At the line containing "- H: weight 8 kg, value 12 pts", begin retyping, and stop after the last line of the data; add nothing.
── Source records ──
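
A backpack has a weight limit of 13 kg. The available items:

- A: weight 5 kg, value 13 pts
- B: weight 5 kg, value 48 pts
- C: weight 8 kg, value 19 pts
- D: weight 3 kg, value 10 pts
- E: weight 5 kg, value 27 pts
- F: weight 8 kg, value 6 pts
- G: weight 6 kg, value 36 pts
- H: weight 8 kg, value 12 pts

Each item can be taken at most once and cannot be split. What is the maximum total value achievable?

Check high-value combinations within 13 kg:
- B+D+E: weight 5+3+5=13, value 48+10+27=85
- B+G: weight 5+6=11, value 48+36=84
- B+E: weight 5+5=10, value 48+27=75
Best: 85 pts.

85 pts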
───
_Solution to this exercise_
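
- H: weight 8 kg, value 12 pts

Each item can be taken at most once and cannot be split. What is the maximum total value achievable?

Check high-value combinations within 13 kg:
- B+D+E: weight 5+3+5=13, value 48+10+27=85
- B+G: weight 5+6=11, value 48+36=84
- B+E: weight 5+5=10, value 48+27=75
Best: 85 pts.

85 pts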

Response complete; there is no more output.